(Input records begins)
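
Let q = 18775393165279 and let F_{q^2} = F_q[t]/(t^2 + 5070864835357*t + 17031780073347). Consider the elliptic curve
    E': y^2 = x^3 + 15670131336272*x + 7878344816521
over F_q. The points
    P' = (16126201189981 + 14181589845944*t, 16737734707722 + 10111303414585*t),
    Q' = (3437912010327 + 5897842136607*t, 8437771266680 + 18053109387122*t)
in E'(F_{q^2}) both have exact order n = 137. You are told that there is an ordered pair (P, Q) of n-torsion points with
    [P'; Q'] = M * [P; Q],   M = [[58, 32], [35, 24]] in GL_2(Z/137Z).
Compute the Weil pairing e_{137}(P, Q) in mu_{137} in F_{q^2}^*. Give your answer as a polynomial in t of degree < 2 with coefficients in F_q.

13994956314923 + 18439155986553*t

Since e_{137}(P,P)=e_{137}(Q,Q)=1 and e_{137}(Q,P)=e_{137}(P,Q)^{-1}, expanding e_{137}(58*P + 32*Q,35*P + 24*Q) leaves e(P,Q)^det(M).
So e_{137}(P,Q) = e_{137}(P',Q')^{68}, since 135*68 = 1 mod 137.
Build f_{137,P'} and f_{137,Q'} via the 8-bit ladder of 137=10001001_2; evaluate at shifted divisors; quotient in F_{18775393165279^2}.
The quotient is 1439744137343 + 3266963650884*t.
e_{137}(P,Q) = (1439744137343 + 3266963650884*t)^{68} = 13994956314923 + 18439155986553*t.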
(Input records ends)
What is being asked:
Note each line of the entries that has "points" in it, and copy those lines.

Output of the exercise:
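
over F_q. The points
in E'(F_{q^2}) both have exact order n = 137. You are told that there is an ordered pair (P, Q) of n-torsion points with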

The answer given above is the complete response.